Aim of the task: Your answer should be an exact copy of every record.

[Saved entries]
========
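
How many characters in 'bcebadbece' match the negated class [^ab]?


Negated class [^ab] matches any char NOT in {a, b}
Scanning 'bcebadbece':
  pos 0: 'b' -> no (excluded)
  pos 1: 'c' -> MATCH
  pos 2: 'e' -> MATCH
  pos 3: 'b' -> no (excluded)
  pos 4: 'a' -> no (excluded)
  pos 5: 'd' -> MATCH
  pos 6: 'b' -> no (excluded)
  pos 7: 'e' -> MATCH
  pos 8: 'c' -> MATCH
  pos 9: 'e' -> MATCH
Total matches: 6

6


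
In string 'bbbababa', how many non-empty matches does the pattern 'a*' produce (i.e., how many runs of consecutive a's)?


Pattern 'a*' matches zero or more a's. We want non-empty runs of consecutive a's.
String: 'bbbababa'
Walking through the string to find runs of a's:
  Run 1: positions 3-3 -> 'a'
  Run 2: positions 5-5 -> 'a'
  Run 3: positions 7-7 -> 'a'
Non-empty runs found: ['a', 'a', 'a']
Count: 3

3


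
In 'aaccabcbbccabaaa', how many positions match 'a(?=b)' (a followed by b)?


Lookahead 'a(?=b)' matches 'a' only when followed by 'b'.
String: 'aaccabcbbccabaaa'
Checking each position where char is 'a':
  pos 0: 'a' -> no (next='a')
  pos 1: 'a' -> no (next='c')
  pos 4: 'a' -> MATCH (next='b')
  pos 11: 'a' -> MATCH (next='b')
  pos 13: 'a' -> no (next='a')
  pos 14: 'a' -> no (next='a')
Matching positions: [4, 11]
Count: 2

2


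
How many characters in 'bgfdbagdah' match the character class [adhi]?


Character class [adhi] matches any of: {a, d, h, i}
Scanning string 'bgfdbagdah' character by character:
  pos 0: 'b' -> no
  pos 1: 'g' -> no
  pos 2: 'f' -> no
  pos 3: 'd' -> MATCH
  pos 4: 'b' -> no
  pos 5: 'a' -> MATCH
  pos 6: 'g' -> no
  pos 7: 'd' -> MATCH
  pos 8: 'a' -> MATCH
  pos 9: 'h' -> MATCH
Total matches: 5

5


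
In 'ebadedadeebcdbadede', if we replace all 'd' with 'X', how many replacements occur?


re.sub('d', 'X', text) replaces every occurrence of 'd' with 'X'.
Text: 'ebadedadeebcdbadede'
Scanning for 'd':
  pos 3: 'd' -> replacement #1
  pos 5: 'd' -> replacement #2
  pos 7: 'd' -> replacement #3
  pos 12: 'd' -> replacement #4
  pos 15: 'd' -> replacement #5
  pos 17: 'd' -> replacement #6
Total replacements: 6

6


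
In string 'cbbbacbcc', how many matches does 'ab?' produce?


Pattern 'ab?' matches 'a' optionally followed by 'b'.
String: 'cbbbacbcc'
Scanning left to right for 'a' then checking next char:
  Match 1: 'a' (a not followed by b)
Total matches: 1

1


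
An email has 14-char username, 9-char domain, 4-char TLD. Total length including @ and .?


An email address has format: username@domain.tld
Username length: 14
'@' character: 1
Domain length: 9
'.' character: 1
TLD length: 4
Total = 14 + 1 + 9 + 1 + 4 = 29

29


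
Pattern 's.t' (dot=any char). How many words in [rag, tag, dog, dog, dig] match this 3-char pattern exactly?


Pattern 's.t' means: starts with 's', any single char, ends with 't'.
Checking each word (must be exactly 3 chars):
  'rag' (len=3): no
  'tag' (len=3): no
  'dog' (len=3): no
  'dog' (len=3): no
  'dig' (len=3): no
Matching words: []
Total: 0

0


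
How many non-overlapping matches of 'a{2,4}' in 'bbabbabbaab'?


Pattern 'a{2,4}' matches between 2 and 4 consecutive a's (greedy).
String: 'bbabbabbaab'
Finding runs of a's and applying greedy matching:
  Run at pos 2: 'a' (length 1)
  Run at pos 5: 'a' (length 1)
  Run at pos 8: 'aa' (length 2)
Matches: ['aa']
Count: 1

1


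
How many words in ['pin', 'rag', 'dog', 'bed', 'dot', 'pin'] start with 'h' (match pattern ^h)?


Pattern ^h anchors to start of word. Check which words begin with 'h':
  'pin' -> no
  'rag' -> no
  'dog' -> no
  'bed' -> no
  'dot' -> no
  'pin' -> no
Matching words: []
Count: 0

0


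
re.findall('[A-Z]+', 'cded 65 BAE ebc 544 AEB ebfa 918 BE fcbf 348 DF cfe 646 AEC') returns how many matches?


Pattern '[A-Z]+' finds one or more uppercase letters.
Text: 'cded 65 BAE ebc 544 AEB ebfa 918 BE fcbf 348 DF cfe 646 AEC'
Scanning for matches:
  Match 1: 'BAE'
  Match 2: 'AEB'
  Match 3: 'BE'
  Match 4: 'DF'
  Match 5: 'AEC'
Total matches: 5

5


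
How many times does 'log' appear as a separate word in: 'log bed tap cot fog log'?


Scanning each word for exact match 'log':
  Word 1: 'log' -> MATCH
  Word 2: 'bed' -> no
  Word 3: 'tap' -> no
  Word 4: 'cot' -> no
  Word 5: 'fog' -> no
  Word 6: 'log' -> MATCH
Total matches: 2

2


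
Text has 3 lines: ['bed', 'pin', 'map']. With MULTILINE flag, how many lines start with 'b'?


With MULTILINE flag, ^ matches the start of each line.
Lines: ['bed', 'pin', 'map']
Checking which lines start with 'b':
  Line 1: 'bed' -> MATCH
  Line 2: 'pin' -> no
  Line 3: 'map' -> no
Matching lines: ['bed']
Count: 1

1


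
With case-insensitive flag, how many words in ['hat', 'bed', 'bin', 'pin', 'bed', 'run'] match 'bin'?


Case-insensitive matching: compare each word's lowercase form to 'bin'.
  'hat' -> lower='hat' -> no
  'bed' -> lower='bed' -> no
  'bin' -> lower='bin' -> MATCH
  'pin' -> lower='pin' -> no
  'bed' -> lower='bed' -> no
  'run' -> lower='run' -> no
Matches: ['bin']
Count: 1

1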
========
Solution to the exercise:
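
How many characters in 'bcebadbece' match the negated class [^ab]?


Negated class [^ab] matches any char NOT in {a, b}
Scanning 'bcebadbece':
  pos 0: 'b' -> no (excluded)
  pos 1: 'c' -> MATCH
  pos 2: 'e' -> MATCH
  pos 3: 'b' -> no (excluded)
  pos 4: 'a' -> no (excluded)
  pos 5: 'd' -> MATCH
  pos 6: 'b' -> no (excluded)
  pos 7: 'e' -> MATCH
  pos 8: 'c' -> MATCH
  pos 9: 'e' -> MATCH
Total matches: 6

6


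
In string 'bbbababa', how many non-empty matches does the pattern 'a*' produce (i.e., how many runs of consecutive a's)?


Pattern 'a*' matches zero or more a's. We want non-empty runs of consecutive a's.
String: 'bbbababa'
Walking through the string to find runs of a's:
  Run 1: positions 3-3 -> 'a'
  Run 2: positions 5-5 -> 'a'
  Run 3: positions 7-7 -> 'a'
Non-empty runs found: ['a', 'a', 'a']
Count: 3

3


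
In 'aaccabcbbccabaaa', how many positions match 'a(?=b)' (a followed by b)?


Lookahead 'a(?=b)' matches 'a' only when followed by 'b'.
String: 'aaccabcbbccabaaa'
Checking each position where char is 'a':
  pos 0: 'a' -> no (next='a')
  pos 1: 'a' -> no (next='c')
  pos 4: 'a' -> MATCH (next='b')
  pos 11: 'a' -> MATCH (next='b')
  pos 13: 'a' -> no (next='a')
  pos 14: 'a' -> no (next='a')
Matching positions: [4, 11]
Count: 2

2


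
How many characters in 'bgfdbagdah' match the character class [adhi]?


Character class [adhi] matches any of: {a, d, h, i}
Scanning string 'bgfdbagdah' character by character:
  pos 0: 'b' -> no
  pos 1: 'g' -> no
  pos 2: 'f' -> no
  pos 3: 'd' -> MATCH
  pos 4: 'b' -> no
  pos 5: 'a' -> MATCH
  pos 6: 'g' -> no
  pos 7: 'd' -> MATCH
  pos 8: 'a' -> MATCH
  pos 9: 'h' -> MATCH
Total matches: 5

5


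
In 'ebadedadeebcdbadede', if we replace all 'd' with 'X', how many replacements occur?


re.sub('d', 'X', text) replaces every occurrence of 'd' with 'X'.
Text: 'ebadedadeebcdbadede'
Scanning for 'd':
  pos 3: 'd' -> replacement #1
  pos 5: 'd' -> replacement #2
  pos 7: 'd' -> replacement #3
  pos 12: 'd' -> replacement #4
  pos 15: 'd' -> replacement #5
  pos 17: 'd' -> replacement #6
Total replacements: 6

6


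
In string 'cbbbacbcc', how many matches does 'ab?' produce?


Pattern 'ab?' matches 'a' optionally followed by 'b'.
String: 'cbbbacbcc'
Scanning left to right for 'a' then checking next char:
  Match 1: 'a' (a not followed by b)
Total matches: 1

1


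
An email has 14-char username, 9-char domain, 4-char TLD. Total length including @ and .?


An email address has format: username@domain.tld
Username length: 14
'@' character: 1
Domain length: 9
'.' character: 1
TLD length: 4
Total = 14 + 1 + 9 + 1 + 4 = 29

29


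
Pattern 's.t' (dot=any char). How many words in [rag, tag, dog, dog, dig] match this 3-char pattern exactly?


Pattern 's.t' means: starts with 's', any single char, ends with 't'.
Checking each word (must be exactly 3 chars):
  'rag' (len=3): no
  'tag' (len=3): no
  'dog' (len=3): no
  'dog' (len=3): no
  'dig' (len=3): no
Matching words: []
Total: 0

0


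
How many non-overlapping matches of 'a{2,4}' in 'bbabbabbaab'?


Pattern 'a{2,4}' matches between 2 and 4 consecutive a's (greedy).
String: 'bbabbabbaab'
Finding runs of a's and applying greedy matching:
  Run at pos 2: 'a' (length 1)
  Run at pos 5: 'a' (length 1)
  Run at pos 8: 'aa' (length 2)
Matches: ['aa']
Count: 1

1


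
How many words in ['pin', 'rag', 'dog', 'bed', 'dot', 'pin'] start with 'h' (match pattern ^h)?


Pattern ^h anchors to start of word. Check which words begin with 'h':
  'pin' -> no
  'rag' -> no
  'dog' -> no
  'bed' -> no
  'dot' -> no
  'pin' -> no
Matching words: []
Count: 0

0


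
re.findall('[A-Z]+', 'cded 65 BAE ebc 544 AEB ebfa 918 BE fcbf 348 DF cfe 646 AEC') returns how many matches?


Pattern '[A-Z]+' finds one or more uppercase letters.
Text: 'cded 65 BAE ebc 544 AEB ebfa 918 BE fcbf 348 DF cfe 646 AEC'
Scanning for matches:
  Match 1: 'BAE'
  Match 2: 'AEB'
  Match 3: 'BE'
  Match 4: 'DF'
  Match 5: 'AEC'
Total matches: 5

5


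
How many times does 'log' appear as a separate word in: 'log bed tap cot fog log'?


Scanning each word for exact match 'log':
  Word 1: 'log' -> MATCH
  Word 2: 'bed' -> no
  Word 3: 'tap' -> no
  Word 4: 'cot' -> no
  Word 5: 'fog' -> no
  Word 6: 'log' -> MATCH
Total matches: 2

2


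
Text has 3 lines: ['bed', 'pin', 'map']. With MULTILINE flag, how many lines start with 'b'?


With MULTILINE flag, ^ matches the start of each line.
Lines: ['bed', 'pin', 'map']
Checking which lines start with 'b':
  Line 1: 'bed' -> MATCH
  Line 2: 'pin' -> no
  Line 3: 'map' -> no
Matching lines: ['bed']
Count: 1

1


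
With case-insensitive flag, how many words in ['hat', 'bed', 'bin', 'pin', 'bed', 'run'] match 'bin'?


Case-insensitive matching: compare each word's lowercase form to 'bin'.
  'hat' -> lower='hat' -> no
  'bed' -> lower='bed' -> no
  'bin' -> lower='bin' -> MATCH
  'pin' -> lower='pin' -> no
  'bed' -> lower='bed' -> no
  'run' -> lower='run' -> no
Matches: ['bin']
Count: 1

1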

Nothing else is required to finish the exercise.